### EXERCISE AIM
Only the lines below starting at the one that contains "A field linguist records these rules for Zillaan" and ending at the one that contains "Noun class is" are to be reproduced, exactly and with both ends kept.

Stored data:
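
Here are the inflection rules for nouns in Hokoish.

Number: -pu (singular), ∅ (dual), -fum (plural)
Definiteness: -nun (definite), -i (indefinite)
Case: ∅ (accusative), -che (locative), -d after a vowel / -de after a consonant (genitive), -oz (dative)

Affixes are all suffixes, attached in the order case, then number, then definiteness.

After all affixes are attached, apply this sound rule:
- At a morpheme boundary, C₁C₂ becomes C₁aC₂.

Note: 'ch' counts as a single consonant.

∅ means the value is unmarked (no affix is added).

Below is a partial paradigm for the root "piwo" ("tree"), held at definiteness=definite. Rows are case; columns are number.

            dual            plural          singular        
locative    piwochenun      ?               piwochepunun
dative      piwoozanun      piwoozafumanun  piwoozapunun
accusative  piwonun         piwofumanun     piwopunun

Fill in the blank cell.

piwochefumanun

Attach case locative -che → piwoche.
Attach number plural -fum → piwochefum.
Attach definiteness definite -nun → piwochefumnun.
Apply epenthesis: piwochefumnun → piwochefumanun.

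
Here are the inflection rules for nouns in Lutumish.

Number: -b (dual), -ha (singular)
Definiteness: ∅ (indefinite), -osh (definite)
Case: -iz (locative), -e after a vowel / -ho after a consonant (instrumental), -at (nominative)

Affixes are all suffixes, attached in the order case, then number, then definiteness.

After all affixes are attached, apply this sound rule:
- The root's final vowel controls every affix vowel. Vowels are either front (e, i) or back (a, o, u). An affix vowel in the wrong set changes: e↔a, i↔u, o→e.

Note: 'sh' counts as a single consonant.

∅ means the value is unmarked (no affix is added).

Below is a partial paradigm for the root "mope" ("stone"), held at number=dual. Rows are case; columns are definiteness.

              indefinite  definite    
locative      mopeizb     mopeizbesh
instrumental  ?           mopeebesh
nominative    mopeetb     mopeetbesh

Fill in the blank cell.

mopeeb

Attach case instrumental -e (after vowel 'e') → mopee.
Attach number dual -b → mopeeb.
definiteness = indefinite: zero marking, form stays mopeeb.
Vowel harmony: no change.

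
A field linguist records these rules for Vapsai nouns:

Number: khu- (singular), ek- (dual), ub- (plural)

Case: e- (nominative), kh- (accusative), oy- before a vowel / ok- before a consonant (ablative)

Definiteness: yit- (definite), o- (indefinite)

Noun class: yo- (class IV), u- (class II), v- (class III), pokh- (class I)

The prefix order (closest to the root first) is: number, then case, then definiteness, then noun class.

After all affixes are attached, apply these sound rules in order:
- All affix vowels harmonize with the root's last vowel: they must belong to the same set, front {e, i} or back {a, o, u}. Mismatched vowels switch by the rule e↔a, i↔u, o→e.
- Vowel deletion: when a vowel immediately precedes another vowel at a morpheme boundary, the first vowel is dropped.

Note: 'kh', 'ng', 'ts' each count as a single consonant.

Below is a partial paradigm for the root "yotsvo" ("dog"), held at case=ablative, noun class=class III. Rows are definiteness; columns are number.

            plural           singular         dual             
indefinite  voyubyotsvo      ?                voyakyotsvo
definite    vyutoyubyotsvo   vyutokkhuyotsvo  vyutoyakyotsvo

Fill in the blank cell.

vokkhuyotsvo

Attach number singular khu- → khuyotsvo.
Attach case ablative ok- (before consonant 'kh') → okkhuyotsvo.
Attach definiteness indefinite o- → ookkhuyotsvo.
Attach noun class class III v- → vookkhuyotsvo.
Vowel harmony: no change.
Apply vowel deletion: vookkhuyotsvo → vokkhuyotsvo.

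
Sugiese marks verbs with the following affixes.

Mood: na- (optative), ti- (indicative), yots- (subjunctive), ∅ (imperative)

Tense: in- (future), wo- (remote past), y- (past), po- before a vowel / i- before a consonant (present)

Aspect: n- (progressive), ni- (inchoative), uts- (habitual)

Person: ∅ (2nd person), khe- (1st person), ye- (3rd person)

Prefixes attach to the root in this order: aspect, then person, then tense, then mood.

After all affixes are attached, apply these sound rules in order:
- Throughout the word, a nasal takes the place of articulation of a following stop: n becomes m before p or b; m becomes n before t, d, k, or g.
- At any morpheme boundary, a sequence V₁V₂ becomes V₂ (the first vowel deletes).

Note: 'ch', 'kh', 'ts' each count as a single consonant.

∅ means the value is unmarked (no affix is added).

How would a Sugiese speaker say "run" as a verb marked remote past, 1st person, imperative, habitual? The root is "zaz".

Attach aspect habitual uts- → utszaz.
Attach person 1st person khe- → kheutszaz.
Attach tense remote past wo- → wokheutszaz.
mood = imperative: zero marking, form stays wokheutszaz.
Nasal assimilation: no change.
Apply vowel deletion: wokheutszaz → wokhutszaz.

wokhutszaz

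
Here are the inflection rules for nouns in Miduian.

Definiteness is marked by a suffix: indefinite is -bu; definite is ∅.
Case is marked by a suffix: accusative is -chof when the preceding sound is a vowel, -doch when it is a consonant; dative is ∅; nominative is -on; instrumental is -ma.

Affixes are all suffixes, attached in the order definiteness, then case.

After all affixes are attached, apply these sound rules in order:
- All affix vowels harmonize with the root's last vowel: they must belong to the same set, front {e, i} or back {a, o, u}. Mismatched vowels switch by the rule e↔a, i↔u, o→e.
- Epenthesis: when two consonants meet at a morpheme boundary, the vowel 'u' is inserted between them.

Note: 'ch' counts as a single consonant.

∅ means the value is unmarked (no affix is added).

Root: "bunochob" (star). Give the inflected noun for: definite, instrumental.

bunochobuma

definiteness = definite: zero marking, form stays bunochob.
Attach case instrumental -ma → bunochobma.
Vowel harmony: no change.
Apply epenthesis: bunochobma → bunochobuma.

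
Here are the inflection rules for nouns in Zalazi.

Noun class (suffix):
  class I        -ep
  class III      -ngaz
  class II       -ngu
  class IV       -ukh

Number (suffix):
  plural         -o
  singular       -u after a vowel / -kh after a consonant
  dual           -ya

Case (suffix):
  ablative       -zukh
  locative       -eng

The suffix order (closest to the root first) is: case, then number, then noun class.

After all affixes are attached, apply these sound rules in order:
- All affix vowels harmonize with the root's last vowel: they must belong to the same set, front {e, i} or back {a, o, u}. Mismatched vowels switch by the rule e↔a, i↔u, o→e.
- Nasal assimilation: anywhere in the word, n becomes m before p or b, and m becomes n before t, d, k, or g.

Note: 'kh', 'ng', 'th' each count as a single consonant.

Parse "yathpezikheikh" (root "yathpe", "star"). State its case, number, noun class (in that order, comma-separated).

Segment: yathpe-zukh-o-ukh.
case: -zukh → ablative.
number: -o → plural.
noun class: -ukh → class IV.

ablative, plural, class IV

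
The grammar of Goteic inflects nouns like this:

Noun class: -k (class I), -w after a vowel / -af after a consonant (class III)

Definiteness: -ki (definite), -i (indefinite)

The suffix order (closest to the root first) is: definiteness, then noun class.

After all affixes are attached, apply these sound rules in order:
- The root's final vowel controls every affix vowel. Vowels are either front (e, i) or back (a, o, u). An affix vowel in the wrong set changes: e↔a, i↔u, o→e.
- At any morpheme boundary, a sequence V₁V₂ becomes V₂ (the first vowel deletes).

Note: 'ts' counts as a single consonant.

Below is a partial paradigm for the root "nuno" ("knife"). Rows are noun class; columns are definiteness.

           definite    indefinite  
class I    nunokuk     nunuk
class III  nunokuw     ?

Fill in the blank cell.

nunuw

Attach definiteness indefinite -i → nunoi.
Attach noun class class III -w (after vowel 'i') → nunoiw.
Apply vowel harmony: nunoiw → nunouw.
Apply vowel deletion: nunouw → nunuw.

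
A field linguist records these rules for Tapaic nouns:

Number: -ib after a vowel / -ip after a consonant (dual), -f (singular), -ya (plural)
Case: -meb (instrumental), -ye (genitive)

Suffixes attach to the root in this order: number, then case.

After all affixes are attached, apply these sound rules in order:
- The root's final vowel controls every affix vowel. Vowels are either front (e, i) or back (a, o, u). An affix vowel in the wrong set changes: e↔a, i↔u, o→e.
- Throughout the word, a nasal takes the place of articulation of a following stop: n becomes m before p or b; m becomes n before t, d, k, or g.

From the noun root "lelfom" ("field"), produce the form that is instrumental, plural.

lelfomyamab

Attach number plural -ya → lelfomya.
Attach case instrumental -meb → lelfomyameb.
Apply vowel harmony: lelfomyameb → lelfomyamab.
Nasal assimilation: no change.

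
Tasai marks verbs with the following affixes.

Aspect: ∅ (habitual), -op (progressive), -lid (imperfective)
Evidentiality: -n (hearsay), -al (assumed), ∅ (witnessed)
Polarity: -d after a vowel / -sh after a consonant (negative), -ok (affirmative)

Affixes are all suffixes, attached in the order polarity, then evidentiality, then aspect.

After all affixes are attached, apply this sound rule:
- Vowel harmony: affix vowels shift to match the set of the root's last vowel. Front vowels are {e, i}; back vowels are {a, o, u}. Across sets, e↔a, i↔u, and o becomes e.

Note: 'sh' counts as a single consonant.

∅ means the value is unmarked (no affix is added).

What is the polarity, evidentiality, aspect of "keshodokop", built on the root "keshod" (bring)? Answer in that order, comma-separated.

affirmative, witnessed, progressive

Segment: keshod-ok-op.
polarity: -ok → affirmative.
evidentiality: ∅ → witnessed.
aspect: -op → progressive.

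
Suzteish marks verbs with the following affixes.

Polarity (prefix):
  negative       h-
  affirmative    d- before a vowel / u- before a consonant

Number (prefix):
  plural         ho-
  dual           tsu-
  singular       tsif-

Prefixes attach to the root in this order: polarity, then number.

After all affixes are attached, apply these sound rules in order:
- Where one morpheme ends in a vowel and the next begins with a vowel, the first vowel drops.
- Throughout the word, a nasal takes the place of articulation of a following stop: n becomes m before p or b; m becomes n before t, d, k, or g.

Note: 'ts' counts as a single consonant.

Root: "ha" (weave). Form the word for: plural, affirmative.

Attach polarity affirmative u- (before consonant 'h') → uha.
Attach number plural ho- → houha.
Apply vowel deletion: houha → huha.
Nasal assimilation: no change.

huha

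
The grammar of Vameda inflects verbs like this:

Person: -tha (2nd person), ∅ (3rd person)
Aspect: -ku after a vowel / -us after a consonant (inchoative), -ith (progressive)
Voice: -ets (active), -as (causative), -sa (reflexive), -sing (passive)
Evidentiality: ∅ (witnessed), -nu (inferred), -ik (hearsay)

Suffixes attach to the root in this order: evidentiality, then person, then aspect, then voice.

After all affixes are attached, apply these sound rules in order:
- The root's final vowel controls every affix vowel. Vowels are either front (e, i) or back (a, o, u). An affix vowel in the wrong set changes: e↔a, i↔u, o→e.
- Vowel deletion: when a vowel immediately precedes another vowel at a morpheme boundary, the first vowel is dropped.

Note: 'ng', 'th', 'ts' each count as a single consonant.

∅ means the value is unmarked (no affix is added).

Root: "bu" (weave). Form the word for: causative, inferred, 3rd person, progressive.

Attach evidentiality inferred -nu → bunu.
person = 3rd person: zero marking, form stays bunu.
Attach aspect progressive -ith → bunuith.
Attach voice causative -as → bunuithas.
Apply vowel harmony: bunuithas → bunuuthas.
Apply vowel deletion: bunuuthas → bunuthas.

bunuthas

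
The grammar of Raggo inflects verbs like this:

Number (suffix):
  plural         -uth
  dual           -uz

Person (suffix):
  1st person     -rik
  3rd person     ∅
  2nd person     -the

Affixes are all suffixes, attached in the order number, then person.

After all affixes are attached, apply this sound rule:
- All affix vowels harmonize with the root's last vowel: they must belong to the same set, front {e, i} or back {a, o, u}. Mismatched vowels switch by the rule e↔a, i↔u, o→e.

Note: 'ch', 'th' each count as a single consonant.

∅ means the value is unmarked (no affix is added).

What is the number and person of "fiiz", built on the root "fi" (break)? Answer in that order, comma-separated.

Segment: fi-uz.
number: -uz → dual.
person: ∅ → 3rd person.

dual, 3rd person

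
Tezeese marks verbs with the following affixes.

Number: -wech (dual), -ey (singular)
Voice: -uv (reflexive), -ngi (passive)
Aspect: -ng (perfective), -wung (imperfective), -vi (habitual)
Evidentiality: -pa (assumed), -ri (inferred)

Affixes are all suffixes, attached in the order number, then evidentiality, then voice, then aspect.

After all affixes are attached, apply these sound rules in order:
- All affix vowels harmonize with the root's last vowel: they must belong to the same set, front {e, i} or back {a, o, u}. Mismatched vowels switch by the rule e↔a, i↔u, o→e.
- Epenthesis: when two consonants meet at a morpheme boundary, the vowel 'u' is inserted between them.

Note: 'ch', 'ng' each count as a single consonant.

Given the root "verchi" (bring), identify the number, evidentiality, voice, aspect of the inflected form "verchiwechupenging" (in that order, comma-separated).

Segment: verchi-wech-pa-ngi-ng.
number: -wech → dual.
evidentiality: -pa → assumed.
voice: -ngi → passive.
aspect: -ng → perfective.

dual, assumed, passive, perfective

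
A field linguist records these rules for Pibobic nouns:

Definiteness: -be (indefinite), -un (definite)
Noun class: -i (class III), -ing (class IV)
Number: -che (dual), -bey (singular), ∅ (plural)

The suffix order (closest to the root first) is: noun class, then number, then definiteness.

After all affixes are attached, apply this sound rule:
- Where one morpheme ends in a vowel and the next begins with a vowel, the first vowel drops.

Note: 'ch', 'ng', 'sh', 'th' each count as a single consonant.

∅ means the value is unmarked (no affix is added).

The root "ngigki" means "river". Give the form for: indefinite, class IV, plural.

Attach noun class class IV -ing → ngigkiing.
number = plural: zero marking, form stays ngigkiing.
Attach definiteness indefinite -be → ngigkiingbe.
Apply vowel deletion: ngigkiingbe → ngigkingbe.

ngigkingbe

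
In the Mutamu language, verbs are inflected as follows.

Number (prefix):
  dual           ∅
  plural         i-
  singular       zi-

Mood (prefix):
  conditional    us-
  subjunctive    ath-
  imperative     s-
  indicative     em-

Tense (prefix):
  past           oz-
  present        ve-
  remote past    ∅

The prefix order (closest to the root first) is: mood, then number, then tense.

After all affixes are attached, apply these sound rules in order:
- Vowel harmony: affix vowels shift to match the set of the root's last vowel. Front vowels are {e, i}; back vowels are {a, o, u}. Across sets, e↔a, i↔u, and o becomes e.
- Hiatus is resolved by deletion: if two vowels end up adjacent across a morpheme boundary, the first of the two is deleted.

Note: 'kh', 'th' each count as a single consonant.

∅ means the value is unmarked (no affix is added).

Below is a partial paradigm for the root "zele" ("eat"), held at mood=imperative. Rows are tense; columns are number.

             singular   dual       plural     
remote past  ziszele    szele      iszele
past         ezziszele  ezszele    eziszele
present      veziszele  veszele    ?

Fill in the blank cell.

viszele

Attach mood imperative s- → szele.
Attach number plural i- → iszele.
Attach tense present ve- → veiszele.
Vowel harmony: no change.
Apply vowel deletion: veiszele → viszele.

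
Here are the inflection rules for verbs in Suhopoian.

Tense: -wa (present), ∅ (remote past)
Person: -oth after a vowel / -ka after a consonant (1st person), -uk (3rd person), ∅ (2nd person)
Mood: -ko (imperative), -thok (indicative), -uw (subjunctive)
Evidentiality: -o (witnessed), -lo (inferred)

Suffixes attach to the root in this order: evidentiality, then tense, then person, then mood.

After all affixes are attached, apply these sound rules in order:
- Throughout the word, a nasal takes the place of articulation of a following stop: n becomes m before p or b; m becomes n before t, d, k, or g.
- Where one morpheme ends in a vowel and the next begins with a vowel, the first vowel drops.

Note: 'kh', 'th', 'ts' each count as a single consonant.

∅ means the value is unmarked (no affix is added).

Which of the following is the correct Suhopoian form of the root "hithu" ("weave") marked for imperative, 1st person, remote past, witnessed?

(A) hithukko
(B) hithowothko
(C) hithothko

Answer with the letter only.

C

Attach evidentiality witnessed -o → hithuo.
tense = remote past: zero marking, form stays hithuo.
Attach person 1st person -oth (after vowel 'o') → hithuooth.
Attach mood imperative -ko → hithuoothko.
Nasal assimilation: no change.
Apply vowel deletion: hithuoothko → hithothko.
So the correct form is hithothko, option (C).
(A) hithukko is wrong: it uses 3rd person instead of 1st person for person.
(B) hithowothko is wrong: it uses present instead of remote past for tense.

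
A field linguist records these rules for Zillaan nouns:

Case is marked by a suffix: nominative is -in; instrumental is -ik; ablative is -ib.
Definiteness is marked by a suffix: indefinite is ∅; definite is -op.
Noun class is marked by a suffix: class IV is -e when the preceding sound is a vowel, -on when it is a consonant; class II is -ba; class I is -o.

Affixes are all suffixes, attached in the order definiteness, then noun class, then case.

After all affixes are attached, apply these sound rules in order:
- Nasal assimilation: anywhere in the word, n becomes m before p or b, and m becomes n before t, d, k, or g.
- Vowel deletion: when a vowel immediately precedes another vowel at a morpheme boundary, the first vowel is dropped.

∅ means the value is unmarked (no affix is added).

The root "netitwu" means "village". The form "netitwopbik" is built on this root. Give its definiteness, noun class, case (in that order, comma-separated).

Segment: netitwu-op-ba-ik.
definiteness: -op → definite.
noun class: -ba → class II.
case: -ik → instrumental.

definite, class II, instrumental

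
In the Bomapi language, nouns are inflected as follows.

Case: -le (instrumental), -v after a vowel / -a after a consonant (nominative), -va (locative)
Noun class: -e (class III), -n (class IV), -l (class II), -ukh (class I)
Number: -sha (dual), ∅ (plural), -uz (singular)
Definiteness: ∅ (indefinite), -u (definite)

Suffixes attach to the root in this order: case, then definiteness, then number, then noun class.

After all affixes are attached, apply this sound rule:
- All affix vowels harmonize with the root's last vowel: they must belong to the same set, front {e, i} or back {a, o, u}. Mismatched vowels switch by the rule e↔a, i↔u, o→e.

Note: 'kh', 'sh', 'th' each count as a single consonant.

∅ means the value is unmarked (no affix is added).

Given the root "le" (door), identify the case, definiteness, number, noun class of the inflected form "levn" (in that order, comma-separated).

Segment: le-v-n.
case: -v/a → nominative.
definiteness: ∅ → indefinite.
number: ∅ → plural.
noun class: -n → class IV.

nominative, indefinite, plural, class IV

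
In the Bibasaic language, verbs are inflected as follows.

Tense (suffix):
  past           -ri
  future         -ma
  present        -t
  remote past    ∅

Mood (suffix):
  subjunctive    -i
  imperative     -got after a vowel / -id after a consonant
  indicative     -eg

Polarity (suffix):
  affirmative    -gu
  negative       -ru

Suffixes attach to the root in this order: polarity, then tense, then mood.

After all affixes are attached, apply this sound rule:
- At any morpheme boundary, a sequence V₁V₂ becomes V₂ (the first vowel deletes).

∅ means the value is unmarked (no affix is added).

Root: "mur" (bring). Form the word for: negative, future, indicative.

Attach polarity negative -ru → murru.
Attach tense future -ma → murruma.
Attach mood indicative -eg → murrumaeg.
Apply vowel deletion: murrumaeg → murrumeg.

murrumeg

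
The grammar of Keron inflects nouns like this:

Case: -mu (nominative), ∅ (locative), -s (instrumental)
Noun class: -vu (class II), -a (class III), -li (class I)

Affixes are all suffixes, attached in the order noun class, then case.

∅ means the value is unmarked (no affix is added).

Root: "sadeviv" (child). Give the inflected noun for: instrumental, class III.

Attach noun class class III -a → sadeviva.
Attach case instrumental -s → sadevivas.

sadevivas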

### ANSWER BOX
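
A field linguist records these rules for Zillaan nouns:

Case is marked by a suffix: nominative is -in; instrumental is -ik; ablative is -ib.
Definiteness is marked by a suffix: indefinite is ∅; definite is -op.
Noun class is marked by a suffix: class IV is -e when the preceding sound is a vowel, -on when it is a consonant; class II is -ba; class I is -o.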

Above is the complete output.